▶

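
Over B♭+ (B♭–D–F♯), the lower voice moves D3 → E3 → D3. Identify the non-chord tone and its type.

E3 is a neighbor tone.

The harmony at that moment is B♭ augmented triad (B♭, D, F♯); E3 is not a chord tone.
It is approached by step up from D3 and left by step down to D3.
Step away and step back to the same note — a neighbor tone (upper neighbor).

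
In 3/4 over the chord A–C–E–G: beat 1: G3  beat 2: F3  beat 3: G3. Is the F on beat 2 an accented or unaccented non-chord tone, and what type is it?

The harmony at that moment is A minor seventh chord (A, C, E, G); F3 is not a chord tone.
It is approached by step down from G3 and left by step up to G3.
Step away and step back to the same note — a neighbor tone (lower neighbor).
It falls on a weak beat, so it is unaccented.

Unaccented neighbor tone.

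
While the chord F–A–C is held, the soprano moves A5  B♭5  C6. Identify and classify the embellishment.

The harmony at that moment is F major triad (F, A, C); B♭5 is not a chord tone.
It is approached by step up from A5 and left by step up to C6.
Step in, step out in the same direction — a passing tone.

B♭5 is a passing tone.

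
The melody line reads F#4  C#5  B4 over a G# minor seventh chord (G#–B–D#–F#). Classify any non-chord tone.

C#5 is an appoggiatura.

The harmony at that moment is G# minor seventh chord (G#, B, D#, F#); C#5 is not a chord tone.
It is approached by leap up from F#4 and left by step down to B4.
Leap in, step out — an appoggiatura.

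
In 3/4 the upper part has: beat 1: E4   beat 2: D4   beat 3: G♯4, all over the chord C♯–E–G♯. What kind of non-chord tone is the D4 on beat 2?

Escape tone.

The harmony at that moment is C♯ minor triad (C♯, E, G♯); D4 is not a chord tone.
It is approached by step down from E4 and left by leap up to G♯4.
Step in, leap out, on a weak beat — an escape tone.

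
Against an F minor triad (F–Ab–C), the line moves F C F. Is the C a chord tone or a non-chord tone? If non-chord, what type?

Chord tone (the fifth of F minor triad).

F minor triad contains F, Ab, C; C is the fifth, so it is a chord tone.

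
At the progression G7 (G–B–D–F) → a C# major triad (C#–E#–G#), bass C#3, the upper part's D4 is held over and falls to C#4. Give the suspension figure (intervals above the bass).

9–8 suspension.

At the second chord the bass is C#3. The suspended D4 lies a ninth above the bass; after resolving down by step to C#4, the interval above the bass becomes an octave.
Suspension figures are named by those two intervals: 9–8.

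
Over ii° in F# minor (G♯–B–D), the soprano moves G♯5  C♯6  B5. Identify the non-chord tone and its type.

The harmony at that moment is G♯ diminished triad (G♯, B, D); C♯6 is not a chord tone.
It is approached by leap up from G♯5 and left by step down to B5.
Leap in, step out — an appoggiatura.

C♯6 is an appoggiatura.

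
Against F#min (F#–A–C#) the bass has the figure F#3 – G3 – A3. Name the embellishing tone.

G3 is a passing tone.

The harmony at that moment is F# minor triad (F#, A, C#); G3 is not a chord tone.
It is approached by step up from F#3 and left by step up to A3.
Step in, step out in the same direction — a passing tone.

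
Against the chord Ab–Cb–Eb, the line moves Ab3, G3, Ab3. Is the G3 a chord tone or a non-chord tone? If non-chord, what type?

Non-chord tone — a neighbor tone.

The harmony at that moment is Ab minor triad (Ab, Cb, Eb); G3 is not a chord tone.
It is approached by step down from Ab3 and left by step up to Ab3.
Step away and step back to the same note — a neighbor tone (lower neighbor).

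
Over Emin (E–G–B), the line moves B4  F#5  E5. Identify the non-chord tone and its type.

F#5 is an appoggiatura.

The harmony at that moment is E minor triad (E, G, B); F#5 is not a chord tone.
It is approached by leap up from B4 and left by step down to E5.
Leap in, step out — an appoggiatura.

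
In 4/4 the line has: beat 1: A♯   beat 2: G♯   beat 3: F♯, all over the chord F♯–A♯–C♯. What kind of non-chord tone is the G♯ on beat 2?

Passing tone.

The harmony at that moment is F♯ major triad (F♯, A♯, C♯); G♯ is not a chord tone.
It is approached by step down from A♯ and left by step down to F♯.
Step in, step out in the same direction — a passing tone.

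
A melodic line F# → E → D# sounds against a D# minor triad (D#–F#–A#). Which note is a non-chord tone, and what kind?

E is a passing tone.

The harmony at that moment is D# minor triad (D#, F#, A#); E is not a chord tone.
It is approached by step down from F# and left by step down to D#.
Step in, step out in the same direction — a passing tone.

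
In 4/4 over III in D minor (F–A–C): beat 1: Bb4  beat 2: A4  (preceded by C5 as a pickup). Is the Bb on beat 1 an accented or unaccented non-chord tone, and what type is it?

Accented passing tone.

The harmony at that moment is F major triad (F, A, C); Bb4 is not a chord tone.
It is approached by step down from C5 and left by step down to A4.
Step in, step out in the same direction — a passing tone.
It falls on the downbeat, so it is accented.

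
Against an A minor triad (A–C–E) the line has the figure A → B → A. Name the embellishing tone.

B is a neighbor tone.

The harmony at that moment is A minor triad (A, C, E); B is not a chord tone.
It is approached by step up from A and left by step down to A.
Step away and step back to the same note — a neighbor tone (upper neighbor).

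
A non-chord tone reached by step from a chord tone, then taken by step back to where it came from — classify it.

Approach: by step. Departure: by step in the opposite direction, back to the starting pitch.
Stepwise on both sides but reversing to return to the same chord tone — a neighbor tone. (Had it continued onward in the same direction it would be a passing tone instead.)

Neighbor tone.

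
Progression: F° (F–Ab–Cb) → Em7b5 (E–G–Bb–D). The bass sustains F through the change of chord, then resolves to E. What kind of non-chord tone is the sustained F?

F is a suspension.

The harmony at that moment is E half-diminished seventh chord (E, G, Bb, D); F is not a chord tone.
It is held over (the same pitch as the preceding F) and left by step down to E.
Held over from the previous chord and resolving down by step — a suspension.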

◀

[Task goal] Now write the data shown above out again, word for word.

[Response to the exercise]
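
Over B♭+ (B♭–D–F♯), the lower voice moves D3 → E3 → D3. Identify the non-chord tone and its type.

E3 is a neighbor tone.

The harmony at that moment is B♭ augmented triad (B♭, D, F♯); E3 is not a chord tone.
It is approached by step up from D3 and left by step down to D3.
Step away and step back to the same note — a neighbor tone (upper neighbor).

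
In 3/4 over the chord A–C–E–G: beat 1: G3  beat 2: F3  beat 3: G3. Is the F on beat 2 an accented or unaccented non-chord tone, and what type is it?

The harmony at that moment is A minor seventh chord (A, C, E, G); F3 is not a chord tone.
It is approached by step down from G3 and left by step up to G3.
Step away and step back to the same note — a neighbor tone (lower neighbor).
It falls on a weak beat, so it is unaccented.

Unaccented neighbor tone.

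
While the chord F–A–C is held, the soprano moves A5  B♭5  C6. Identify and classify the embellishment.

The harmony at that moment is F major triad (F, A, C); B♭5 is not a chord tone.
It is approached by step up from A5 and left by step up to C6.
Step in, step out in the same direction — a passing tone.

B♭5 is a passing tone.

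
The melody line reads F#4  C#5  B4 over a G# minor seventh chord (G#–B–D#–F#). Classify any non-chord tone.

C#5 is an appoggiatura.

The harmony at that moment is G# minor seventh chord (G#, B, D#, F#); C#5 is not a chord tone.
It is approached by leap up from F#4 and left by step down to B4.
Leap in, step out — an appoggiatura.

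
In 3/4 the upper part has: beat 1: E4   beat 2: D4   beat 3: G♯4, all over the chord C♯–E–G♯. What kind of non-chord tone is the D4 on beat 2?

Escape tone.

The harmony at that moment is C♯ minor triad (C♯, E, G♯); D4 is not a chord tone.
It is approached by step down from E4 and left by leap up to G♯4.
Step in, leap out, on a weak beat — an escape tone.

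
Against an F minor triad (F–Ab–C), the line moves F C F. Is the C a chord tone or a non-chord tone? If non-chord, what type?

Chord tone (the fifth of F minor triad).

F minor triad contains F, Ab, C; C is the fifth, so it is a chord tone.

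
At the progression G7 (G–B–D–F) → a C# major triad (C#–E#–G#), bass C#3, the upper part's D4 is held over and falls to C#4. Give the suspension figure (intervals above the bass).

9–8 suspension.

At the second chord the bass is C#3. The suspended D4 lies a ninth above the bass; after resolving down by step to C#4, the interval above the bass becomes an octave.
Suspension figures are named by those two intervals: 9–8.

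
Over ii° in F# minor (G♯–B–D), the soprano moves G♯5  C♯6  B5. Identify the non-chord tone and its type.

The harmony at that moment is G♯ diminished triad (G♯, B, D); C♯6 is not a chord tone.
It is approached by leap up from G♯5 and left by step down to B5.
Leap in, step out — an appoggiatura.

C♯6 is an appoggiatura.

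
Against F#min (F#–A–C#) the bass has the figure F#3 – G3 – A3. Name the embellishing tone.

G3 is a passing tone.

The harmony at that moment is F# minor triad (F#, A, C#); G3 is not a chord tone.
It is approached by step up from F#3 and left by step up to A3.
Step in, step out in the same direction — a passing tone.

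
Against the chord Ab–Cb–Eb, the line moves Ab3, G3, Ab3. Is the G3 a chord tone or a non-chord tone? If non-chord, what type?

Non-chord tone — a neighbor tone.

The harmony at that moment is Ab minor triad (Ab, Cb, Eb); G3 is not a chord tone.
It is approached by step down from Ab3 and left by step up to Ab3.
Step away and step back to the same note — a neighbor tone (lower neighbor).

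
Over Emin (E–G–B), the line moves B4  F#5  E5. Identify the non-chord tone and its type.

F#5 is an appoggiatura.

The harmony at that moment is E minor triad (E, G, B); F#5 is not a chord tone.
It is approached by leap up from B4 and left by step down to E5.
Leap in, step out — an appoggiatura.

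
In 4/4 the line has: beat 1: A♯   beat 2: G♯   beat 3: F♯, all over the chord F♯–A♯–C♯. What kind of non-chord tone is the G♯ on beat 2?

Passing tone.

The harmony at that moment is F♯ major triad (F♯, A♯, C♯); G♯ is not a chord tone.
It is approached by step down from A♯ and left by step down to F♯.
Step in, step out in the same direction — a passing tone.

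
A melodic line F# → E → D# sounds against a D# minor triad (D#–F#–A#). Which note is a non-chord tone, and what kind?

E is a passing tone.

The harmony at that moment is D# minor triad (D#, F#, A#); E is not a chord tone.
It is approached by step down from F# and left by step down to D#.
Step in, step out in the same direction — a passing tone.

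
In 4/4 over III in D minor (F–A–C): beat 1: Bb4  beat 2: A4  (preceded by C5 as a pickup). Is the Bb on beat 1 an accented or unaccented non-chord tone, and what type is it?

Accented passing tone.

The harmony at that moment is F major triad (F, A, C); Bb4 is not a chord tone.
It is approached by step down from C5 and left by step down to A4.
Step in, step out in the same direction — a passing tone.
It falls on the downbeat, so it is accented.

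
Against an A minor triad (A–C–E) the line has the figure A → B → A. Name the embellishing tone.

B is a neighbor tone.

The harmony at that moment is A minor triad (A, C, E); B is not a chord tone.
It is approached by step up from A and left by step down to A.
Step away and step back to the same note — a neighbor tone (upper neighbor).

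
A non-chord tone reached by step from a chord tone, then taken by step back to where it came from — classify it.

Approach: by step. Departure: by step in the opposite direction, back to the starting pitch.
Stepwise on both sides but reversing to return to the same chord tone — a neighbor tone. (Had it continued onward in the same direction it would be a passing tone instead.)

Neighbor tone.

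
Progression: F° (F–Ab–Cb) → Em7b5 (E–G–Bb–D). The bass sustains F through the change of chord, then resolves to E. What kind of non-chord tone is the sustained F?

F is a suspension.

The harmony at that moment is E half-diminished seventh chord (E, G, Bb, D); F is not a chord tone.
It is held over (the same pitch as the preceding F) and left by step down to E.
Held over from the previous chord and resolving down by step — a suspension.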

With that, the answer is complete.